BEGIN Dataset records

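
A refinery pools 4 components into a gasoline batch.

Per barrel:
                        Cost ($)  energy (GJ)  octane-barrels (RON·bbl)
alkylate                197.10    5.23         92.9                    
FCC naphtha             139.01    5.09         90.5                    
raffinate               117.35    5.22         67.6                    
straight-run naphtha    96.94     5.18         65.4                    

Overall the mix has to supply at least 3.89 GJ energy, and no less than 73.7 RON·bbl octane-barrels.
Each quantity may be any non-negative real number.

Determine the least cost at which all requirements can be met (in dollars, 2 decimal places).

$109.24

Treat it as an LP. Let x1 = barrels of alkylate, x2 = barrels of FCC naphtha, x3 = barrels of raffinate, x4 = barrels of straight-run naphtha.
Minimise 197.1x1 + 139.01x2 + 117.35x3 + 96.94x4 s.t.:
  5.23x1 + 5.09x2 + 5.22x3 + 5.18x4 ≥ 3.89   (energy)
  92.9x1 + 90.5x2 + 67.6x3 + 65.4x4 ≥ 73.7   (octane-barrels)
  x1, x2, x3, x4 ≥ 0.
The optimal basis is {straight-run naphtha}; alkylate, FCC naphtha, raffinate drop out. Binding constraint: octane-barrels.
So straight-run naphtha = 1.1269 barrels.
Hence cost = 96.94·1.1269 = $109.2417.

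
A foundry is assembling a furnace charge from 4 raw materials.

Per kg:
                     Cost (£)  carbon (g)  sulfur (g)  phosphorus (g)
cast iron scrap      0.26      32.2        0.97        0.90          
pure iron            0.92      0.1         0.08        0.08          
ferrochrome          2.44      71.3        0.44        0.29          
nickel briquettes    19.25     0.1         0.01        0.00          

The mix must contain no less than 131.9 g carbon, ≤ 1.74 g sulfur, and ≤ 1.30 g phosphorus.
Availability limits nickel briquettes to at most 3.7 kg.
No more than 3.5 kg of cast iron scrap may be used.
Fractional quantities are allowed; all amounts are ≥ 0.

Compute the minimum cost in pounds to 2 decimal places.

Set it up as a linear program. Let x1 = kg of cast iron scrap, x2 = kg of pure iron, x3 = kg of ferrochrome, x4 = kg of nickel briquettes.
Minimise 0.26x1 + 0.92x2 + 2.44x3 + 19.25x4 subject to:
  32.2x1 + 0.1x2 + 71.3x3 + 0.1x4 ≥ 131.9   (carbon)
  0.97x1 + 0.08x2 + 0.44x3 + 0.01x4 ≤ 1.74   (sulfur)
  0.9x1 + 0.08x2 + 0.29x3 ≤ 1.3   (phosphorus)
  x4 ≤ 3.7
  x1 ≤ 3.5
  x1, x2, x3, x4 ≥ 0.
The optimal basis is {cast iron scrap, ferrochrome}; pure iron, nickel briquettes drop out. Binding constraints: carbon and phosphorus.
So cast iron scrap = 0.9928 kg, ferrochrome = 1.402 kg.
Hence cost = 0.26·0.9928 + 2.44·1.402 = £3.6790.

£3.68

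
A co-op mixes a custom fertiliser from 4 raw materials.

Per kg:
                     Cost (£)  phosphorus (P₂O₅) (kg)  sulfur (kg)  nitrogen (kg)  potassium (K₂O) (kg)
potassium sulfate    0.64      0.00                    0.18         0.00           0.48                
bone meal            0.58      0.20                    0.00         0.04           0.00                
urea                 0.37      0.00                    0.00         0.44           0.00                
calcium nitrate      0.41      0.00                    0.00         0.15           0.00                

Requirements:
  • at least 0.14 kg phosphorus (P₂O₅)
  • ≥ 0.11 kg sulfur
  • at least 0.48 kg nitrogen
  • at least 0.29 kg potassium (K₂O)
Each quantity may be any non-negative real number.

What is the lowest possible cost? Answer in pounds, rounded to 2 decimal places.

£1.18

Set it up as a linear program. Let x1 = kg of potassium sulfate, x2 = kg of bone meal, x3 = kg of urea, x4 = kg of calcium nitrate.
Minimise 0.64x1 + 0.58x2 + 0.37x3 + 0.41x4 s.t.:
  0.2x2 ≥ 0.14   (phosphorus (P₂O₅))
  0.18x1 ≥ 0.11   (sulfur)
  0.04x2 + 0.44x3 + 0.15x4 ≥ 0.48   (nitrogen)
  0.48x1 ≥ 0.29   (potassium (K₂O))
  x1, x2, x3, x4 ≥ 0.
The cheapest feasible vertex uses only potassium sulfate, bone meal, urea; calcium nitrate is not used. The phosphorus (P₂O₅), sulfur, nitrogen requirements are met with equality.
So potassium sulfate = 0.6111 kg, bone meal = 0.7 kg, urea = 1.027 kg.
Total cost: 0.64·0.6111 + 0.58·0.7 + 0.37·1.027 = 1.1771.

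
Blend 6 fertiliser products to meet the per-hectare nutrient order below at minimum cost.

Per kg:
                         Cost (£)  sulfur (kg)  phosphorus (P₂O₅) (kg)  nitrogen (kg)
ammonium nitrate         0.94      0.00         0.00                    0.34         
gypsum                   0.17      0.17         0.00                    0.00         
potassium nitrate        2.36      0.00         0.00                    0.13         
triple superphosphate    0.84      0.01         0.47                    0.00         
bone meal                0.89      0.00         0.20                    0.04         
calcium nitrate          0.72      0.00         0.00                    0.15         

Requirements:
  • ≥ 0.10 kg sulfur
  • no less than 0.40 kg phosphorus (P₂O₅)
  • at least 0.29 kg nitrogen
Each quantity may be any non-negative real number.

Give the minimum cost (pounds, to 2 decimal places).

£1.61

Let x1 = kg of ammonium nitrate, x2 = kg of gypsum, x3 = kg of potassium nitrate, x4 = kg of triple superphosphate, x5 = kg of bone meal, x6 = kg of calcium nitrate.
Minimise 0.94x1 + 0.17x2 + 2.36x3 + 0.84x4 + 0.89x5 + 0.72x6 with:
  0.17x2 + 0.01x4 ≥ 0.1   (sulfur)
  0.47x4 + 0.2x5 ≥ 0.4   (phosphorus (P₂O₅))
  0.34x1 + 0.13x3 + 0.04x5 + 0.15x6 ≥ 0.29   (nitrogen)
  x1, x2, x3, x4, x5, x6 ≥ 0.
The optimal basis is {ammonium nitrate, gypsum, triple superphosphate}; potassium nitrate, bone meal, calcium nitrate drop out. There the sulfur, phosphorus (P₂O₅), nitrogen constraints are tight.
Optimal quantities: ammonium nitrate = 0.8529 kg, gypsum = 0.5382 kg, triple superphosphate = 0.8511 kg.
Cost = 0.94·0.8529 + 0.17·0.5382 + 0.84·0.8511 = 1.6081.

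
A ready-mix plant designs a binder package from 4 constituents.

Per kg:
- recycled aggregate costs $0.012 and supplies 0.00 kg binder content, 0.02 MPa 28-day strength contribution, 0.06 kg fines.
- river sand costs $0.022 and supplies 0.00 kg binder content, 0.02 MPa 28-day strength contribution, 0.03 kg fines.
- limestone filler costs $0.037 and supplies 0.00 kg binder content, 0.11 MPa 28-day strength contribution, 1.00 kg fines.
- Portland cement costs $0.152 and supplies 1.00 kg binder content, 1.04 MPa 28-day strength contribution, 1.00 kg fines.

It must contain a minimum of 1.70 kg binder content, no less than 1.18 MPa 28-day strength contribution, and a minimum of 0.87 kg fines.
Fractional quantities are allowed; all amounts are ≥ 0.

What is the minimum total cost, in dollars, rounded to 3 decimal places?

Let x1 = kg of recycled aggregate, x2 = kg of river sand, x3 = kg of limestone filler, x4 = kg of Portland cement.
Minimize 0.012x1 + 0.022x2 + 0.037x3 + 0.152x4 subject to:
  1x4 ≥ 1.7   (binder content)
  0.02x1 + 0.02x2 + 0.11x3 + 1.04x4 ≥ 1.18   (28-day strength contribution)
  0.06x1 + 0.03x2 + 1x3 + 1x4 ≥ 0.87   (fines)
  x1, x2, x3, x4 ≥ 0.
The minimum-cost mix takes nothing from recycled aggregate, river sand, limestone filler — only Portland cement. Binding constraint: binder content.
That vertex is x4 = 1.7.
Hence cost = 0.152·1.7 = $0.25840.

$0.258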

END Dataset records

● **Task item**: Wherever a line in the entries above holds "must", copy that line.

● **Solution to the exercise**:
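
The mix must contain no less than 131.9 g carbon, ≤ 1.74 g sulfur, and ≤ 1.30 g phosphorus.
It must contain a minimum of 1.70 kg binder content, no less than 1.18 MPa 28-day strength contribution, and a minimum of 0.87 kg fines.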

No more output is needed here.